--- EXTRACTED ENTRIES Enclosed Below ---
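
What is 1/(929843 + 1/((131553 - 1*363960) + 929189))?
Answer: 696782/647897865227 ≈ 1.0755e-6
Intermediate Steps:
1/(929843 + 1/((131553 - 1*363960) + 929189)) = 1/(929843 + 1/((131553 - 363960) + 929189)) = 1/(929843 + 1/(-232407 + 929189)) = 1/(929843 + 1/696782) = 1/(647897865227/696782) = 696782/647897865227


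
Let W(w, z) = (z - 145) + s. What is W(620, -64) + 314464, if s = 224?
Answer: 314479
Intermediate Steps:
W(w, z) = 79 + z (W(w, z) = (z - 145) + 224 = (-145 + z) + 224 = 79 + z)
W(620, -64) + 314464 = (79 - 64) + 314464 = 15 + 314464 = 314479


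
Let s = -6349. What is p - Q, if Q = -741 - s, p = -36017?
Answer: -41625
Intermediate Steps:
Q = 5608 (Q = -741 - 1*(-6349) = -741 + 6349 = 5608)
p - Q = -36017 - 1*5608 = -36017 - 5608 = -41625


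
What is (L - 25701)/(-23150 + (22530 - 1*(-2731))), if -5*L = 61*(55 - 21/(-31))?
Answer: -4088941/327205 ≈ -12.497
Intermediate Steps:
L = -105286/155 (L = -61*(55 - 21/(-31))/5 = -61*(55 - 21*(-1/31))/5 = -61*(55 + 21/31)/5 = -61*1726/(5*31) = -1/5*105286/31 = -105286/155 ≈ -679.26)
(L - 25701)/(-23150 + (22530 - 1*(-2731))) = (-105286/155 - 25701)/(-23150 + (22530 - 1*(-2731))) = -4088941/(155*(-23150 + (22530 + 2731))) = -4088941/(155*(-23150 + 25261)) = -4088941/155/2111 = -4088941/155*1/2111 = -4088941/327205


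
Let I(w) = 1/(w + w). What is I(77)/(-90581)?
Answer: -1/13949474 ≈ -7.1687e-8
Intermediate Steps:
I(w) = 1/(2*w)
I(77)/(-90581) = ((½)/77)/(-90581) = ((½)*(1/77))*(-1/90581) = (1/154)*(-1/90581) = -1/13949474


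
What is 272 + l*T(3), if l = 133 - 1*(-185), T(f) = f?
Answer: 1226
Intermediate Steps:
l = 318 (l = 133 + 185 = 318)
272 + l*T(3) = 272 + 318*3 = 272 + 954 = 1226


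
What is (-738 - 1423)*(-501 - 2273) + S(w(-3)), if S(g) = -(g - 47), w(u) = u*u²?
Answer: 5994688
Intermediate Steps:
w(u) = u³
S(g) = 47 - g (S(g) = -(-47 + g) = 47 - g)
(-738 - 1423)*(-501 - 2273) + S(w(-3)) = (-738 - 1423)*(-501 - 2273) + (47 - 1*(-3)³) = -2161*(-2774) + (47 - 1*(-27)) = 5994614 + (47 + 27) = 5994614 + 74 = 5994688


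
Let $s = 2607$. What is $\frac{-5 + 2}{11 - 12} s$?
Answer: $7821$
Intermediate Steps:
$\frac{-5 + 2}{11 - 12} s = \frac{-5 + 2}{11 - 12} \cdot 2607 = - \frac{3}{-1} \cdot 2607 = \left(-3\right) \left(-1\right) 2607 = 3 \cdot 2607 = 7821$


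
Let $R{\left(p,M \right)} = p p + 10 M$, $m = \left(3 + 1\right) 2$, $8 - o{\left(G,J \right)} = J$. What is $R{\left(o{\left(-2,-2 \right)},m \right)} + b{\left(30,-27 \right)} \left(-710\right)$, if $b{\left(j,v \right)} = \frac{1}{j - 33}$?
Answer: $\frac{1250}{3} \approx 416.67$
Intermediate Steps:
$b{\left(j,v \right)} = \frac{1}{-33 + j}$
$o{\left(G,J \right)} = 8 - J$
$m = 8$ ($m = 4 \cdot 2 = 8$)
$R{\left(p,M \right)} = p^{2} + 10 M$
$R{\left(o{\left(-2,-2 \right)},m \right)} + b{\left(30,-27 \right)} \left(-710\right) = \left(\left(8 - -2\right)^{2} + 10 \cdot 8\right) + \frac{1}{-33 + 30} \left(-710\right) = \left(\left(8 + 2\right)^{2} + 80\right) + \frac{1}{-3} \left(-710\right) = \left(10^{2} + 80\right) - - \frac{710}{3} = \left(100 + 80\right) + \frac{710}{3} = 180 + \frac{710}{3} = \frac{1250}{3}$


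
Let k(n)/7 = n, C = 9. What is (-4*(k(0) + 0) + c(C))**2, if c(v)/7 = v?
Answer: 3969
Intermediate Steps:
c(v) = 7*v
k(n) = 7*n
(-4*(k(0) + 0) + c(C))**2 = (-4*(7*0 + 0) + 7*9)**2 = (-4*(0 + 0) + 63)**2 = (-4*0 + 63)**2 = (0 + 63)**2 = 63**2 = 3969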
--- End of Enclosed EXTRACTED ENTRIES ---
■ **TASK DETAILS**
If a line in the records above holds the string "What", copy it.

■ **ANSWER SPACE**
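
What is 1/(929843 + 1/((131553 - 1*363960) + 929189))?
Let W(w, z) = (z - 145) + s. What is W(620, -64) + 314464, if s = 224?
Let s = -6349. What is p - Q, if Q = -741 - s, p = -36017?
What is (L - 25701)/(-23150 + (22530 - 1*(-2731))), if -5*L = 61*(55 - 21/(-31))?
Let I(w) = 1/(w + w). What is I(77)/(-90581)?
What is 272 + l*T(3), if l = 133 - 1*(-185), T(f) = f?
What is (-738 - 1423)*(-501 - 2273) + S(w(-3)), if S(g) = -(g - 47), w(u) = u*u²?
Let $s = 2607$. What is $\frac{-5 + 2}{11 - 12} s$?
Let $R{\left(p,M \right)} = p p + 10 M$, $m = \left(3 + 1\right) 2$, $8 - o{\left(G,J \right)} = J$. What is $R{\left(o{\left(-2,-2 \right)},m \right)} + b{\left(30,-27 \right)} \left(-710\right)$, if $b{\left(j,v \right)} = \frac{1}{j - 33}$?
Let k(n)/7 = n, C = 9. What is (-4*(k(0) + 0) + c(C))**2, if c(v)/7 = v?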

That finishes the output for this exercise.